RECORDED INFORMATION:
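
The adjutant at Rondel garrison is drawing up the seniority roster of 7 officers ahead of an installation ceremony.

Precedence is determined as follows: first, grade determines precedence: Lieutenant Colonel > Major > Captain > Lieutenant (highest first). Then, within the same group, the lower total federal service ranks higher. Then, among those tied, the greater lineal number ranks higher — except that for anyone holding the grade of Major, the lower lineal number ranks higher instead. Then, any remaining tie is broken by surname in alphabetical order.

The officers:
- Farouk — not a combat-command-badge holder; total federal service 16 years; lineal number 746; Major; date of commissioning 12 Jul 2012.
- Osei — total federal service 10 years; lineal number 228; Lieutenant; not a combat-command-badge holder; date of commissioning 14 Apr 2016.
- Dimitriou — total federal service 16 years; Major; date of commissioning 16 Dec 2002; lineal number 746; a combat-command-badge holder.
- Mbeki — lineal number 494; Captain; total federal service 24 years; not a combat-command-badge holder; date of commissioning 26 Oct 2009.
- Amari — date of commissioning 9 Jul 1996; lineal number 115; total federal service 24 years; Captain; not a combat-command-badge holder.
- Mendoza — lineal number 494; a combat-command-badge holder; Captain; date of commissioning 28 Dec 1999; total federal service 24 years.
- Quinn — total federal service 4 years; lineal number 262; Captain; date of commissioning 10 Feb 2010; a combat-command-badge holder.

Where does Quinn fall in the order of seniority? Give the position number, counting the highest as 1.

By grade: Dimitriou and Farouk (Major); then Quinn, Mbeki, Mendoza and Amari (Captain); then Osei (Lieutenant).
Dimitriou and Farouk both have total federal service 16 years, so the next rule applies.
Dimitriou and Farouk both have lineal number 746, so the next rule applies.
Among Dimitriou and Farouk, alphabetically by surname: Dimitriou before Farouk.
Among Quinn, Mbeki, Mendoza and Amari, by total federal service (lower first): Quinn (4 years) before Mbeki, Mendoza and Amari (24 years).
Among Mbeki, Mendoza and Amari, by lineal number (higher first): Mbeki and Mendoza (494) before Amari (115).
Among Mbeki and Mendoza, alphabetically by surname: Mbeki before Mendoza.
Order: Dimitriou, Farouk, Quinn, Mbeki, Mendoza, Amari, Osei. So position 3.

3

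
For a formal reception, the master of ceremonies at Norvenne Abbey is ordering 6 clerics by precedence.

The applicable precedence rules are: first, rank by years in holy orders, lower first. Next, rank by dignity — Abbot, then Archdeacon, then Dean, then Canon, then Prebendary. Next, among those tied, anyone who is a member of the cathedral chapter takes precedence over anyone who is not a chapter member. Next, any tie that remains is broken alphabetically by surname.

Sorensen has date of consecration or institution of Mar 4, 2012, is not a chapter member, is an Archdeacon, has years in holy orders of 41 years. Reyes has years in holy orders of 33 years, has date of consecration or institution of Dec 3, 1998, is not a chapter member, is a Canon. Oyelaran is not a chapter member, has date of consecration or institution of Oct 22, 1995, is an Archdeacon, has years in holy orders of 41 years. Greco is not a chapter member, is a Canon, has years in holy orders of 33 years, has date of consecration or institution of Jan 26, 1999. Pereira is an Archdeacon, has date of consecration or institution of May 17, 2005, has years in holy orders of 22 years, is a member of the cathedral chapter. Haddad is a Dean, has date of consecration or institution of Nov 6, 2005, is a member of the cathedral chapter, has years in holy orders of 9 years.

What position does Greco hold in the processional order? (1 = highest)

3

By years in holy orders (lower first): Haddad (9 years); then Pereira (22 years); then Greco and Reyes (both 33 years); then Oyelaran and Sorensen (both 41 years).
Greco and Reyes are each Canon, so the next rule applies.
Greco and Reyes are each not a chapter member, so the next rule applies.
Among Greco and Reyes, alphabetically by surname: Greco before Reyes.
Oyelaran and Sorensen are each Archdeacon, so the next rule applies.
Oyelaran and Sorensen are each not a chapter member, so the next rule applies.
Among Oyelaran and Sorensen, alphabetically by surname: Oyelaran before Sorensen.
Order: Haddad, Pereira, Greco, Reyes, Oyelaran, Sorensen. So position 3.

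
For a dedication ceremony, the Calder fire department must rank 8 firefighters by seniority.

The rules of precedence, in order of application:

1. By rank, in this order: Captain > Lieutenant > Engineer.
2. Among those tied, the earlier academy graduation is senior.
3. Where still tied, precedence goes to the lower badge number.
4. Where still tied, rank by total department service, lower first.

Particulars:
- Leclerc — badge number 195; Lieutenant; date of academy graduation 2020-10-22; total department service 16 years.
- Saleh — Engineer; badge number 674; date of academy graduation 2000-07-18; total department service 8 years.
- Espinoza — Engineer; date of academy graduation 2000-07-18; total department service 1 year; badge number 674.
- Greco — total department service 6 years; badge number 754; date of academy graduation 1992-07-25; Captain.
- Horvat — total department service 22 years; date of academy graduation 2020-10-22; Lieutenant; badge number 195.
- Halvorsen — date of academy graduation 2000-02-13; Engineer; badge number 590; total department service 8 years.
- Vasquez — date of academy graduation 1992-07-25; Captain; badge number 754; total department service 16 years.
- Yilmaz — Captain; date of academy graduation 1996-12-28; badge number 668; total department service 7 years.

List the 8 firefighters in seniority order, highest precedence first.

Greco, Vasquez, Yilmaz, Leclerc, Horvat, Halvorsen, Espinoza, Saleh

By rank: Greco, Vasquez and Yilmaz (Captain); then Leclerc and Horvat (Lieutenant); then Halvorsen, Espinoza and Saleh (Engineer).
Among Greco, Vasquez and Yilmaz, by date of academy graduation (earlier first): Greco and Vasquez (1992-07-25) before Yilmaz (1996-12-28).
Greco and Vasquez both have badge number 754, so the next rule applies.
Among Greco and Vasquez, by total department service (lower first): Greco (6 years) before Vasquez (16 years).
Leclerc and Horvat both have date of academy graduation 2020-10-22, so the next rule applies.
Leclerc and Horvat both have badge number 195, so the next rule applies.
Among Leclerc and Horvat, by total department service (lower first): Leclerc (16 years) before Horvat (22 years).
Among Halvorsen, Espinoza and Saleh, by date of academy graduation (earlier first): Halvorsen (2000-02-13) before Espinoza and Saleh (2000-07-18).
Espinoza and Saleh both have badge number 674, so the next rule applies.
Among Espinoza and Saleh, by total department service (lower first): Espinoza (1 year) before Saleh (8 years).
Full order: Greco, Vasquez, Yilmaz, Leclerc, Horvat, Halvorsen, Espinoza, Saleh.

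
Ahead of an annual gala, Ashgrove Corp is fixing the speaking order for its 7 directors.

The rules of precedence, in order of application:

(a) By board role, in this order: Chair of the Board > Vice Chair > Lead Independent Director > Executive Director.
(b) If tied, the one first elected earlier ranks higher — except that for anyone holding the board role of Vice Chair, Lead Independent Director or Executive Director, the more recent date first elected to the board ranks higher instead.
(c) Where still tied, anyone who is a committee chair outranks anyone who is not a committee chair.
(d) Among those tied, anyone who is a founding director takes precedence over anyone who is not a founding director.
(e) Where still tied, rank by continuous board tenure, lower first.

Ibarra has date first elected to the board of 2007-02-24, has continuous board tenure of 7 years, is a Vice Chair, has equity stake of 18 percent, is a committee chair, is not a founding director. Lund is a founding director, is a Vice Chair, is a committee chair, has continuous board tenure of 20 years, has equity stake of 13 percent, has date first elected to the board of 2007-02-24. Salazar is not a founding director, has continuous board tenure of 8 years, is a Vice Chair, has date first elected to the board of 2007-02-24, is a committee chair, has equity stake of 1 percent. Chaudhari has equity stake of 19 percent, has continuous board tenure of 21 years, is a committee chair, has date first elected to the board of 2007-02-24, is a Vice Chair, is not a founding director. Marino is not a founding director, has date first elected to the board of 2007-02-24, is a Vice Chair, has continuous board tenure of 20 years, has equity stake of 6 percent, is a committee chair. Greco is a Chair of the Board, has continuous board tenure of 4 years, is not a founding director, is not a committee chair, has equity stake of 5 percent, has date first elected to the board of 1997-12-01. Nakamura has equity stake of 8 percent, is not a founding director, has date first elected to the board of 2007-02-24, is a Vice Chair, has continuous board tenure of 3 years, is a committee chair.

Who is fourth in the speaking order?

By board role: Greco (Chair of the Board); then Lund, Nakamura, Ibarra, Salazar, Marino and Chaudhari (Vice Chair).
Lund, Nakamura, Ibarra, Salazar, Marino and Chaudhari all have date first elected to the board 2007-02-24, so the next rule applies.
Lund, Nakamura, Ibarra, Salazar, Marino and Chaudhari are each a committee chair, so the next rule applies.
Among Lund, Nakamura, Ibarra, Salazar, Marino and Chaudhari, a founding director before not a founding director: Lund (a founding director) before Nakamura, Ibarra, Salazar, Marino and Chaudhari (not a founding director).
Among Nakamura, Ibarra, Salazar, Marino and Chaudhari, by continuous board tenure (lower first): Nakamura (3 years) before Ibarra (7 years) before Salazar (8 years) before Marino (20 years) before Chaudhari (21 years).
Order: Greco, Lund, Nakamura, Ibarra, Salazar, Marino, Chaudhari.

Ibarra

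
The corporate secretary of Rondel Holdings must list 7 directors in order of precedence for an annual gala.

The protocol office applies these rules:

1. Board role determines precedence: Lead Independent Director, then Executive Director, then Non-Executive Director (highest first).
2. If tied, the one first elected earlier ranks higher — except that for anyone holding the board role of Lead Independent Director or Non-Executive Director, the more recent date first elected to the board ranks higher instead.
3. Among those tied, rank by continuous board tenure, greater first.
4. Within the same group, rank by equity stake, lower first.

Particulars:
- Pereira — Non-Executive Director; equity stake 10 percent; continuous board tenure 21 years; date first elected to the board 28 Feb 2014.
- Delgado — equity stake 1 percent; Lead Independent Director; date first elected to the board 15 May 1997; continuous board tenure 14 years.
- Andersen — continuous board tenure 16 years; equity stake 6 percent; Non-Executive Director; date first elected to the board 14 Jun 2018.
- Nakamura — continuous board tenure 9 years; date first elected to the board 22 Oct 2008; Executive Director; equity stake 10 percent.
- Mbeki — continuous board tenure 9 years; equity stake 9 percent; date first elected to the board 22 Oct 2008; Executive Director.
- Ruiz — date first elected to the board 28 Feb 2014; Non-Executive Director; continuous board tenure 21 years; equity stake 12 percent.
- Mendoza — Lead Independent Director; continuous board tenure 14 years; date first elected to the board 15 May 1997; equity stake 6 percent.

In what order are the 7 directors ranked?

By board role: Delgado and Mendoza (Lead Independent Director); then Mbeki and Nakamura (Executive Director); then Andersen, Pereira and Ruiz (Non-Executive Director).
Delgado and Mendoza both have date first elected to the board 15 May 1997, so the next rule applies.
Delgado and Mendoza both have continuous board tenure 14 years, so the next rule applies.
Among Delgado and Mendoza, by equity stake (lower first): Delgado (1 percent) before Mendoza (6 percent).
Mbeki and Nakamura both have date first elected to the board 22 Oct 2008, so the next rule applies.
Mbeki and Nakamura both have continuous board tenure 9 years, so the next rule applies.
Among Mbeki and Nakamura, by equity stake (lower first): Mbeki (9 percent) before Nakamura (10 percent).
Among Andersen, Pereira and Ruiz, by date first elected to the board (later first) (reversed rule for this group): Andersen (14 Jun 2018) before Pereira and Ruiz (28 Feb 2014).
Pereira and Ruiz both have continuous board tenure 21 years, so the next rule applies.
Among Pereira and Ruiz, by equity stake (lower first): Pereira (10 percent) before Ruiz (12 percent).
Full order: Delgado, Mendoza, Mbeki, Nakamura, Andersen, Pereira, Ruiz.

Delgado, Mendoza, Mbeki, Nakamura, Andersen, Pereira, Ruiz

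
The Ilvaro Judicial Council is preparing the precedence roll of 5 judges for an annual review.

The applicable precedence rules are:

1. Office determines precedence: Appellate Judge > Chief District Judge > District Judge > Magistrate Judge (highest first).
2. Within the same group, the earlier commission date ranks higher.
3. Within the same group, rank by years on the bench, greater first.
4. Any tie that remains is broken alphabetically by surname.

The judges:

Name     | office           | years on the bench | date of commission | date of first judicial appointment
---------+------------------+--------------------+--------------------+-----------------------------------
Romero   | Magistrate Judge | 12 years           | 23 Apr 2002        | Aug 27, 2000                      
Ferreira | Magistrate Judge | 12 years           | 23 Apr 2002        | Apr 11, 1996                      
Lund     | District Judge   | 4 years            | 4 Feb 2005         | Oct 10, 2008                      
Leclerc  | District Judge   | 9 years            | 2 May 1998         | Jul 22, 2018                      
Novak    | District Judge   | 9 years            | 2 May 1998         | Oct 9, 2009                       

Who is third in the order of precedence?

Lund

By office: Leclerc, Novak and Lund (District Judge); then Ferreira and Romero (Magistrate Judge).
Among Leclerc, Novak and Lund, by date of commission (earlier first): Leclerc and Novak (2 May 1998) before Lund (4 Feb 2005).
Leclerc and Novak both have years on the bench 9 years, so the next rule applies.
Among Leclerc and Novak, alphabetically by surname: Leclerc before Novak.
Ferreira and Romero both have date of commission 23 Apr 2002, so the next rule applies.
Ferreira and Romero both have years on the bench 12 years, so the next rule applies.
Among Ferreira and Romero, alphabetically by surname: Ferreira before Romero.
Order: Leclerc, Novak, Lund, Ferreira, Romero.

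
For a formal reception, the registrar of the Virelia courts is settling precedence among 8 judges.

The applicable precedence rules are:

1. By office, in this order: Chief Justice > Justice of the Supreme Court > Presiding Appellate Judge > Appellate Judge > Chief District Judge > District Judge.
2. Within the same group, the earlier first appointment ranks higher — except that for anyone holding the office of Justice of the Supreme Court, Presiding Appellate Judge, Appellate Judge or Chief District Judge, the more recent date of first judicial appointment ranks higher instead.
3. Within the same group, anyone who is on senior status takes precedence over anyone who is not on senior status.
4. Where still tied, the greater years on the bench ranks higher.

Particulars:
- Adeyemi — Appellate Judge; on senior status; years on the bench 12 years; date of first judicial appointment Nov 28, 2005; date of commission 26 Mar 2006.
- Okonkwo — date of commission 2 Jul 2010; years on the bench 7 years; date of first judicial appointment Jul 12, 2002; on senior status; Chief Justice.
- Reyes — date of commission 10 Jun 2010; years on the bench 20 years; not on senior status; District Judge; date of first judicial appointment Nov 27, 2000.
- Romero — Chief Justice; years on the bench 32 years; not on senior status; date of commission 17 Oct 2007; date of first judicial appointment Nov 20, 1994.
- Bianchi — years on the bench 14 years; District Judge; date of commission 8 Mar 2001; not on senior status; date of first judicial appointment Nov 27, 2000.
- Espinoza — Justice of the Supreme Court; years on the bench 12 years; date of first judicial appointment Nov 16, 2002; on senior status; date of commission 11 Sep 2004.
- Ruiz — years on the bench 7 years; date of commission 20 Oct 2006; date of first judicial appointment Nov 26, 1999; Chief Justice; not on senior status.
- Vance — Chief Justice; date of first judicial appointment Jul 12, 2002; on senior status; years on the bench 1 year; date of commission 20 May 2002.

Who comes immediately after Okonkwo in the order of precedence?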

INSTRUCTIONS TO FOLLOW: From the records given above, copy all lines containing "reception".

SOLUTION TO THIS TASK:
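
For a formal reception, the master of ceremonies at Norvenne Abbey is ordering 6 clerics by precedence.
For a formal reception, the registrar of the Virelia courts is settling precedence among 8 judges.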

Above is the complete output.